All of the entries need to be copied character for character.

++++++++++

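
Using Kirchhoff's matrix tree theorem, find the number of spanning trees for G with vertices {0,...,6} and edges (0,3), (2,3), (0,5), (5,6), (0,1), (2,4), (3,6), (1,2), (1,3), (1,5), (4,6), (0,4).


By Kirchhoff's matrix tree theorem, the number of spanning trees equals
the determinant of any cofactor of the Laplacian matrix L.
G has 7 vertices and 12 edges.
Computing the (6 x 6) cofactor determinant gives 400.

400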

++++++++++

### FINISHED TASK
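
Using Kirchhoff's matrix tree theorem, find the number of spanning trees for G with vertices {0,...,6} and edges (0,3), (2,3), (0,5), (5,6), (0,1), (2,4), (3,6), (1,2), (1,3), (1,5), (4,6), (0,4).


By Kirchhoff's matrix tree theorem, the number of spanning trees equals
the determinant of any cofactor of the Laplacian matrix L.
G has 7 vertices and 12 edges.
Computing the (6 x 6) cofactor determinant gives 400.

400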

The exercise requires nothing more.